WHAT NEEDS TO BE DONE: Every line in the data below that has the word "Each" should be returned.

DATA FOR THE TASK:
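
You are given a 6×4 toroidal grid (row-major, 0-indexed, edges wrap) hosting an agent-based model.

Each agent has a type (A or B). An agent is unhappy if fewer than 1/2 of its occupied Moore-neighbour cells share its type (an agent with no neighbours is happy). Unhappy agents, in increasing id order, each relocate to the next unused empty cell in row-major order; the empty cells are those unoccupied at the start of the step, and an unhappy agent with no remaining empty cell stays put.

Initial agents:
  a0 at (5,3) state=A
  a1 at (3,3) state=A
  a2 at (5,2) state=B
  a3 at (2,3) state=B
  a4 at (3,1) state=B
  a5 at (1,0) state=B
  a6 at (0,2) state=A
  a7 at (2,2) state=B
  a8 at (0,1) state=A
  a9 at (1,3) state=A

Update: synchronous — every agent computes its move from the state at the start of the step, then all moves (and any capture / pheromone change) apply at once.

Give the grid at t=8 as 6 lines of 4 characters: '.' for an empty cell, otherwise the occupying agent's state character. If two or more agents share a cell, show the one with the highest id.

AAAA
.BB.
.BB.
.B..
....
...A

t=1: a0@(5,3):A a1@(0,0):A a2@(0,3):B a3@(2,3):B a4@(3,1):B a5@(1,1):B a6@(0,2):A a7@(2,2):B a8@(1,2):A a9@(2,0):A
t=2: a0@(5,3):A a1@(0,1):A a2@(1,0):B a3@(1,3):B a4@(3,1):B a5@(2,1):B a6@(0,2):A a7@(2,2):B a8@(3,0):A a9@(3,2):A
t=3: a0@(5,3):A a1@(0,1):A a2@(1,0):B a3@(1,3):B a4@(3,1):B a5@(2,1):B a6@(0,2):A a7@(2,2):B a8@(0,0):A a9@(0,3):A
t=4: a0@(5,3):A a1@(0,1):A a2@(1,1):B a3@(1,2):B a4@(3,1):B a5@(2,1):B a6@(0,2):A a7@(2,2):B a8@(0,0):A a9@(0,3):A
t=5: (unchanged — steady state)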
---
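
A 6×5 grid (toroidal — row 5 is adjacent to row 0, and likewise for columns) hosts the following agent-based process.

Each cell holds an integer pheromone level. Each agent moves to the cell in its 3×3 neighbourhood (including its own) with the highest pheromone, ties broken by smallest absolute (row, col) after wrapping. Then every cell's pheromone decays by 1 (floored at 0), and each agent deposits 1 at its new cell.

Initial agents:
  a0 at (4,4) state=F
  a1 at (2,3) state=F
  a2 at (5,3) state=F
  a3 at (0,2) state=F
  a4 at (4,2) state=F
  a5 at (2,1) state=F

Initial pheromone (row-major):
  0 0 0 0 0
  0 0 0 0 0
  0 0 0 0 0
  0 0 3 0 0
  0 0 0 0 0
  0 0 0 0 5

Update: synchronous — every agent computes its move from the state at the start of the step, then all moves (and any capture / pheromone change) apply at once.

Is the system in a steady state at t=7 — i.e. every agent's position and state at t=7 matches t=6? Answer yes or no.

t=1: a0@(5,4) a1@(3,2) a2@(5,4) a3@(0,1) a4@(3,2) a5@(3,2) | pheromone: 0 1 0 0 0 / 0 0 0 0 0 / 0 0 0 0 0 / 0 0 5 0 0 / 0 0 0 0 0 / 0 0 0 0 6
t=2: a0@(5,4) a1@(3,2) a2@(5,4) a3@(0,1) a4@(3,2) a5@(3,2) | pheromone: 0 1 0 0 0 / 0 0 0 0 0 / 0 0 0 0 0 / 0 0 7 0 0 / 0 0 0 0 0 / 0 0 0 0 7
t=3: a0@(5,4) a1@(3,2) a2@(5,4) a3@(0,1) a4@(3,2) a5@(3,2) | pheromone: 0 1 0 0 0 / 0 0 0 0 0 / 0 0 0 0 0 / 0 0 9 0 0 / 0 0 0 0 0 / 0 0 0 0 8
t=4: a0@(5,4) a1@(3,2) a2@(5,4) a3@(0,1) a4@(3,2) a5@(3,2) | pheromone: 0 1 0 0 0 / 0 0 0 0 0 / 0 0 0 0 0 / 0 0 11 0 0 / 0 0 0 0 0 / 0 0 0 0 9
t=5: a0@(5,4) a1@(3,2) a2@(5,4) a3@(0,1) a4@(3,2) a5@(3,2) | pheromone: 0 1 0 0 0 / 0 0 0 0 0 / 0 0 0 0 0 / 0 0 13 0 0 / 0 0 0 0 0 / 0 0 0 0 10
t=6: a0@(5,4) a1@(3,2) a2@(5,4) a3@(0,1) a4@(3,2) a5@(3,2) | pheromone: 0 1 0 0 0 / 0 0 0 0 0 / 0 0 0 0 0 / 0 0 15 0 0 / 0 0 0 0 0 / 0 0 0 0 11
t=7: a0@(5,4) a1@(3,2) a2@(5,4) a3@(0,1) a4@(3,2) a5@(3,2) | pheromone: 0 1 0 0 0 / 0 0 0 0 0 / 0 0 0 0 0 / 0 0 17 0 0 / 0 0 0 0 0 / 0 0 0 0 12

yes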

EXERCISE RESULT:
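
Each agent has a type (A or B). An agent is unhappy if fewer than 1/2 of its occupied Moore-neighbour cells share its type (an agent with no neighbours is happy). Unhappy agents, in increasing id order, each relocate to the next unused empty cell in row-major order; the empty cells are those unoccupied at the start of the step, and an unhappy agent with no remaining empty cell stays put.
Each cell holds an integer pheromone level. Each agent moves to the cell in its 3×3 neighbourhood (including its own) with the highest pheromone, ties broken by smallest absolute (row, col) after wrapping. Then every cell's pheromone decays by 1 (floored at 0), and each agent deposits 1 at its new cell.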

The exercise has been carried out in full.